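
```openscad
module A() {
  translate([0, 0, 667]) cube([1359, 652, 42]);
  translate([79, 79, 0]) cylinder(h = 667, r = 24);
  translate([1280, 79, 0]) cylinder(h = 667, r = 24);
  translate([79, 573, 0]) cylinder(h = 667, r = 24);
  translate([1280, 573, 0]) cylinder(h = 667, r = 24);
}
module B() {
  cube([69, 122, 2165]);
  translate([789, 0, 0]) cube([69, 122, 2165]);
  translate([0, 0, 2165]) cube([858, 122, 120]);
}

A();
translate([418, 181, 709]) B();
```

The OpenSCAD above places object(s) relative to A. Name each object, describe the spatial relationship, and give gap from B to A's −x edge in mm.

The door frame's min-x is at 418; the table's min-x is 0; gap = 418 mm.

A is a table. B is a door frame. The door frame is on top of the table. The gap from the door frame to the table's −x edge is 418 mm.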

---------------

**Problem to work on:** Every line above should be duplicated exactly as it stands.

**Answer space:**
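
```openscad
module A() {
  translate([0, 0, 667]) cube([1359, 652, 42]);
  translate([79, 79, 0]) cylinder(h = 667, r = 24);
  translate([1280, 79, 0]) cylinder(h = 667, r = 24);
  translate([79, 573, 0]) cylinder(h = 667, r = 24);
  translate([1280, 573, 0]) cylinder(h = 667, r = 24);
}
module B() {
  cube([69, 122, 2165]);
  translate([789, 0, 0]) cube([69, 122, 2165]);
  translate([0, 0, 2165]) cube([858, 122, 120]);
}

A();
translate([418, 181, 709]) B();
```

The OpenSCAD above places object(s) relative to A. Name each object, describe the spatial relationship, and give gap from B to A's −x edge in mm.

The door frame's min-x is at 418; the table's min-x is 0; gap = 418 mm.

A is a table. B is a door frame. The door frame is on top of the table. The gap from the door frame to the table's −x edge is 418 mm.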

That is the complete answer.